### TASK INSTRUCTIONS:
Go to the line below containing "Let f(J) + 8/8" and print exactly from there through the line containing "Answer: -61628", both included. Print nothing else.

### PROVIDED RECORDS:
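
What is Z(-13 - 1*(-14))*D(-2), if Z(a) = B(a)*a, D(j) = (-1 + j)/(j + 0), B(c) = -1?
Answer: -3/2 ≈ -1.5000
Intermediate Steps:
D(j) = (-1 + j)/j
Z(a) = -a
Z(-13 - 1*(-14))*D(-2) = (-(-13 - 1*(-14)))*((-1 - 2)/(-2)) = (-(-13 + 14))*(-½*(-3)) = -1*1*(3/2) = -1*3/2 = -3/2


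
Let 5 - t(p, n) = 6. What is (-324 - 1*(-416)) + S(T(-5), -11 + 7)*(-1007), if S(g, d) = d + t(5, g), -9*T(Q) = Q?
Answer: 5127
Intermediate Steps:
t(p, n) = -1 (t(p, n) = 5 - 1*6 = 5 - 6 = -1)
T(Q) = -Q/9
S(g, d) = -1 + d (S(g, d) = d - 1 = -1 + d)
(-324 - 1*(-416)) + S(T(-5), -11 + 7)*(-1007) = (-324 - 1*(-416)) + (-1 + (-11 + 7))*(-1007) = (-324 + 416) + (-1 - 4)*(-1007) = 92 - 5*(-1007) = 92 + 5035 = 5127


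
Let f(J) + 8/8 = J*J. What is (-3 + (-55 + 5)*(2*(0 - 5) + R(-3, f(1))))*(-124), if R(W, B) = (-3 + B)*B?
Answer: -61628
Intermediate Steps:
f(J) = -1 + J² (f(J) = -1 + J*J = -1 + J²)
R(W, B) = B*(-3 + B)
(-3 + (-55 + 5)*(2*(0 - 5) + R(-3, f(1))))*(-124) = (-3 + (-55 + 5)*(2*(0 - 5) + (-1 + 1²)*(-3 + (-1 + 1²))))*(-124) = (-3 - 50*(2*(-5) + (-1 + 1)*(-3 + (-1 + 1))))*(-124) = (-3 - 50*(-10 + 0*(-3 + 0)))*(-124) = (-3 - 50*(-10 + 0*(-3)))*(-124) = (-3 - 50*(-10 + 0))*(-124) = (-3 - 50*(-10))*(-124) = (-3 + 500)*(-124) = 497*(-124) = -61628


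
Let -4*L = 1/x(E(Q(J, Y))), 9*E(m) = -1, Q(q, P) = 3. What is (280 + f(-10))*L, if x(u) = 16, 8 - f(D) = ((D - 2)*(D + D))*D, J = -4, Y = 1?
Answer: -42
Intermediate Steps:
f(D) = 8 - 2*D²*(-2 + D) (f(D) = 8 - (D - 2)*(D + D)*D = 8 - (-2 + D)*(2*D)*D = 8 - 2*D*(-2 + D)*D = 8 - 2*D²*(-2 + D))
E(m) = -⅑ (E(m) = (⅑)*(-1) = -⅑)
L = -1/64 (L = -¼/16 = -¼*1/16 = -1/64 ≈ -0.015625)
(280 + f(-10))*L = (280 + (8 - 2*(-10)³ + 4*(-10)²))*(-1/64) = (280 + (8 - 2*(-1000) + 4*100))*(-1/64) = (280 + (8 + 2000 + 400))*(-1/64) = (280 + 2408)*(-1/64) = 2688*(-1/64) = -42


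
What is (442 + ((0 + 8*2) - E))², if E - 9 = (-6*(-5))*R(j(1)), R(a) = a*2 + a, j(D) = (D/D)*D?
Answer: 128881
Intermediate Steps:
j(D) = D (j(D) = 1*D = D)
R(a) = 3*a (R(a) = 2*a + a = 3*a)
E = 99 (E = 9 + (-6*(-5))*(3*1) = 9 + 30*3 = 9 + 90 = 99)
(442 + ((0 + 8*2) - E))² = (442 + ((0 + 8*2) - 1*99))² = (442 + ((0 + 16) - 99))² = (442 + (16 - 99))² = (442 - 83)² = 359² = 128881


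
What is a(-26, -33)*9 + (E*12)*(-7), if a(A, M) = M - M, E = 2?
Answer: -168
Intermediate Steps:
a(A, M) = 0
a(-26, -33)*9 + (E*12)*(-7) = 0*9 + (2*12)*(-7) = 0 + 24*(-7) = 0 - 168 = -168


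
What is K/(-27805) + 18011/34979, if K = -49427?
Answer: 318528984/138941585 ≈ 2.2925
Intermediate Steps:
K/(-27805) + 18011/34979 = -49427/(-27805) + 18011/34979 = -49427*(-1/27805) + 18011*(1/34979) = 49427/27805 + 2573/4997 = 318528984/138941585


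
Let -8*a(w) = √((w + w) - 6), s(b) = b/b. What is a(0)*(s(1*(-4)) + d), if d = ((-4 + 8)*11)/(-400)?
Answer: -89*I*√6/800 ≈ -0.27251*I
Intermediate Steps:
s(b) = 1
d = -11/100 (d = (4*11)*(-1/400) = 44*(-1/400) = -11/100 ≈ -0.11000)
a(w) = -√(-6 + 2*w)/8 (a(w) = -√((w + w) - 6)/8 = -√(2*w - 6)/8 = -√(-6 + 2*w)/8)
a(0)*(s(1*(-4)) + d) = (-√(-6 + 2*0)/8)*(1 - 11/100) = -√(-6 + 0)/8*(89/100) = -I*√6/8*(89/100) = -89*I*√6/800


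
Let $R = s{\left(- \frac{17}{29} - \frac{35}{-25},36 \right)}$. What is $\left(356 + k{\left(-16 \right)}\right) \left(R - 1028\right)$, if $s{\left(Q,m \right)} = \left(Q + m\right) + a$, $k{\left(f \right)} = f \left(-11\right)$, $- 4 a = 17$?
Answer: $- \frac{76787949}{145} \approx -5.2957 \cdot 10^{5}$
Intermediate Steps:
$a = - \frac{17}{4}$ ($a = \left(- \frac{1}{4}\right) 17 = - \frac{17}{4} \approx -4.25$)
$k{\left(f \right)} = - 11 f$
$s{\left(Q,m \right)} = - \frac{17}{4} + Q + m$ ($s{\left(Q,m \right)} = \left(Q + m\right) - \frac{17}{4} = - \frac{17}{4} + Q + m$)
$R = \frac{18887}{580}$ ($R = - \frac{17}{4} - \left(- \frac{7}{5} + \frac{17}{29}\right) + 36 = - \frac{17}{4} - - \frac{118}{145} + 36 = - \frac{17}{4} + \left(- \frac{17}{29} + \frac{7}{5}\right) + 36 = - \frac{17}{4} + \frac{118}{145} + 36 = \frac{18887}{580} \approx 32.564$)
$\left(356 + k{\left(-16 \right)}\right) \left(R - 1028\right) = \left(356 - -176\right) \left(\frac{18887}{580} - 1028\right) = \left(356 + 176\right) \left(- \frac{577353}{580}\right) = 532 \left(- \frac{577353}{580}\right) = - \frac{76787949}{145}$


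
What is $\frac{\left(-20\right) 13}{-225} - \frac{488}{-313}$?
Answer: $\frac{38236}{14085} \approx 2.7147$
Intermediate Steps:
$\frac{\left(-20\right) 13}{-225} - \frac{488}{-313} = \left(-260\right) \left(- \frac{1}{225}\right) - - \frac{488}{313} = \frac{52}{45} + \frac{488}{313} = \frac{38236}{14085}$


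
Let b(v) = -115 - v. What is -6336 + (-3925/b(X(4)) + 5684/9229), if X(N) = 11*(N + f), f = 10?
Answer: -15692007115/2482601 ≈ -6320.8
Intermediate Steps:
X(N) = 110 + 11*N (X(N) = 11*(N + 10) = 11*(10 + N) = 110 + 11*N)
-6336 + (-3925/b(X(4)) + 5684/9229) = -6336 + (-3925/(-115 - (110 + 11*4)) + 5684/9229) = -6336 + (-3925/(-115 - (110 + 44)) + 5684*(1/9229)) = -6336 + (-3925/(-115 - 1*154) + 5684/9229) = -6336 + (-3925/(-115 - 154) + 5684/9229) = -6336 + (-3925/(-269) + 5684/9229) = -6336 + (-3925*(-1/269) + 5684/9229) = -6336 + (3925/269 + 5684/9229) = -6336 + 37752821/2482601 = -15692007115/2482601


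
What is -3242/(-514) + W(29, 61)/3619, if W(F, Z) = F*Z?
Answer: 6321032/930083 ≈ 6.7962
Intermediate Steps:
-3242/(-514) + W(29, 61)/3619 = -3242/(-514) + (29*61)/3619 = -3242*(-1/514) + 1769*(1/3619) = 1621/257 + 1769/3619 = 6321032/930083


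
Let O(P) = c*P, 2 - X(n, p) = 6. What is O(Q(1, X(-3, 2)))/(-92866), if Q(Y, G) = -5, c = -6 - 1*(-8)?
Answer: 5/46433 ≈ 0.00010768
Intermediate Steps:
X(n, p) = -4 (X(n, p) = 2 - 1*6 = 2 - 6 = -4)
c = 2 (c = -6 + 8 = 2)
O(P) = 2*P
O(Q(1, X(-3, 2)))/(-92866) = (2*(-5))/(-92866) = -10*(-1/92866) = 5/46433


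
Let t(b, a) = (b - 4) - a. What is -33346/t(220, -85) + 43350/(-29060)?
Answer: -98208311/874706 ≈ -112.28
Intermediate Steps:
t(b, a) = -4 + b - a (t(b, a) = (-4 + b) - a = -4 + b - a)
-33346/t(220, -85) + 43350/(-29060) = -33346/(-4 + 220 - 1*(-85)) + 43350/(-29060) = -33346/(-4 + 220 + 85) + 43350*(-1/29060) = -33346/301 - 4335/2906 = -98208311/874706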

### EXERCISE ANSWER:
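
Let f(J) + 8/8 = J*J. What is (-3 + (-55 + 5)*(2*(0 - 5) + R(-3, f(1))))*(-124), if R(W, B) = (-3 + B)*B?
Answer: -61628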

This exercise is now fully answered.